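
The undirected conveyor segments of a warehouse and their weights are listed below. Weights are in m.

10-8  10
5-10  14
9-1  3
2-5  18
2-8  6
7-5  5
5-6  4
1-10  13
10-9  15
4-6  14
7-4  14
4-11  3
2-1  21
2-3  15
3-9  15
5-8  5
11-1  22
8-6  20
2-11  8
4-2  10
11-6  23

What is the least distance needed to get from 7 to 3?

31 m

Running Dijkstra from 7:
7: 0
5: 5  (via 7)
6: 9  (via 5)
8: 10  (via 5)
4: 14  (via 7)
2: 16  (via 8)
11: 17  (via 4)
10: 19  (via 5)
3: 31  (via 2)
Shortest route: 7–5–8–2–3 = 31 m.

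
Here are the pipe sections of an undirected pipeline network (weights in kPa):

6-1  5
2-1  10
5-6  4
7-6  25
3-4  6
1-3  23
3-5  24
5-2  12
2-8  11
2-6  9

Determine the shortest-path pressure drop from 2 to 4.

Candidate routes:
2 → 1 → 3 → 4: 10+23+6 = 39
2 → 5 → 3 → 4: 12+24+6 = 42
2 → 6 → 5 → 3 → 4: 9+4+24+6 = 43
Cheapest is 2 → 1 → 3 → 4 at 39 kPa.

39 kPa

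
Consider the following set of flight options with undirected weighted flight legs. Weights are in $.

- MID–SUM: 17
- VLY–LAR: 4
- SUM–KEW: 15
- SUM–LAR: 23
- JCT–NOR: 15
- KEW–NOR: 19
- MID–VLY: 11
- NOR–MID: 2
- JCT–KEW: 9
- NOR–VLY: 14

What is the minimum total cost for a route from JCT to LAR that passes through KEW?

$45

Best JCT to KEW: JCT–KEW costing 9
Shortest KEW→LAR: KEW–NOR–MID–VLY–LAR = 36
Total via KEW: 9 + 36 = $45.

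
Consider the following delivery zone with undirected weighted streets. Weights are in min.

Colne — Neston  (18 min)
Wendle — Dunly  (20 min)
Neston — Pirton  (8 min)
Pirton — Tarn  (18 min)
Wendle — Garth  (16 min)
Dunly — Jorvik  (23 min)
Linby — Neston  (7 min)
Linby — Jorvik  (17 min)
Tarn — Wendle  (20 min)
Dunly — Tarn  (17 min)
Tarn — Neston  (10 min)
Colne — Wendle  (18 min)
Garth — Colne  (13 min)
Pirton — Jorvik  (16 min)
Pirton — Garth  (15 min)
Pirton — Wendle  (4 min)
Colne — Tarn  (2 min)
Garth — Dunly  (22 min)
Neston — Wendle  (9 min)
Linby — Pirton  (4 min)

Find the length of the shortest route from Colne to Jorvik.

36 min

Candidate routes:
Colne - Wendle - Pirton - Jorvik: 18+4+16 = 38
Colne - Tarn - Pirton - Linby - Jorvik: 2+18+4+17 = 41
Colne - Tarn - Neston - Linby - Jorvik: 2+10+7+17 = 36
Colne - Tarn - Neston - Linby - Pirton - Jorvik: 2+10+7+4+16 = 39
The minimum is 36 min via Colne - Tarn - Neston - Linby - Jorvik.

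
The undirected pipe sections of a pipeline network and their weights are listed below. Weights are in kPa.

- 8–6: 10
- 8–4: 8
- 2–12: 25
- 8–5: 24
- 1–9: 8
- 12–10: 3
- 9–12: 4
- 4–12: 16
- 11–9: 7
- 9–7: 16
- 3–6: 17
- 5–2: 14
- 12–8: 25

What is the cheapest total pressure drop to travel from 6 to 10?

37 kPa

Running Dijkstra from 6:
6: 0
8: 10  (via 6)
3: 17  (via 6)
4: 18  (via 8)
5: 34  (via 8)
12: 34  (via 4)
10: 37  (via 12)
Shortest route: 6 → 8 → 4 → 12 → 10 = 37 kPa.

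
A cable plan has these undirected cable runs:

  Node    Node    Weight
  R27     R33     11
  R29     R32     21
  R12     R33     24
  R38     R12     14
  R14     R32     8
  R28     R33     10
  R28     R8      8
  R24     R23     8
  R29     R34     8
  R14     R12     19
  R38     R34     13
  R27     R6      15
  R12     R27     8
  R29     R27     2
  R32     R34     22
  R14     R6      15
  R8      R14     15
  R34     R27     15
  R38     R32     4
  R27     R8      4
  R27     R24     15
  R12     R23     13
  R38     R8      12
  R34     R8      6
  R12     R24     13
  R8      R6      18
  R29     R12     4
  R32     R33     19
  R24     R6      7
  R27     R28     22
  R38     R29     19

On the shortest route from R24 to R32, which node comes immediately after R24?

Candidate routes:
R24 → R6 → R14 → R32: 7+15+8 = 30
R24 → R27 → R8 → R38 → R32: 15+4+12+4 = 35
R24 → R12 → R38 → R32: 13+14+4 = 31
The minimum is 30 via R24 → R6 → R14 → R32.
So from R24 the first move is to R6.

R6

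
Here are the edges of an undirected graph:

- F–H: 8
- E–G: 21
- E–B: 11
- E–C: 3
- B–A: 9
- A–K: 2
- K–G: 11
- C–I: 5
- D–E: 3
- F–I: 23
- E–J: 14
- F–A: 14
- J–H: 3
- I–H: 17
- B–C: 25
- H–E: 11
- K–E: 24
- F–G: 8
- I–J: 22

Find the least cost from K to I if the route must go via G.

Shortest K→G: K → G = 11
Best G to I: G → E → C → I costing 29
Total via G: 11 + 29 = 40.

40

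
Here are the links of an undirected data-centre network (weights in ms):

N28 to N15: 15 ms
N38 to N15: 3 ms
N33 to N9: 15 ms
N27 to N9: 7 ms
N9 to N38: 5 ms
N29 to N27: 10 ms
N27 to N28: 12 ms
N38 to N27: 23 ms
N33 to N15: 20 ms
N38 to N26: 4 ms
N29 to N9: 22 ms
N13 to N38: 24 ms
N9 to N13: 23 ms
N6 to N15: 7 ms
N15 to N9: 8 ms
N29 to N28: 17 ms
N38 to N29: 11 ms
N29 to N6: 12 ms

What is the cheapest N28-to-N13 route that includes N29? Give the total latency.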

**Task instructions**
Within the listing above, filter for lines holding the string "weighted" and copy each one.

**Solution for this task**
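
Consider the following set of flight options with undirected weighted flight legs. Weights are in $.
Consider the following delivery zone with undirected weighted streets. Weights are in min.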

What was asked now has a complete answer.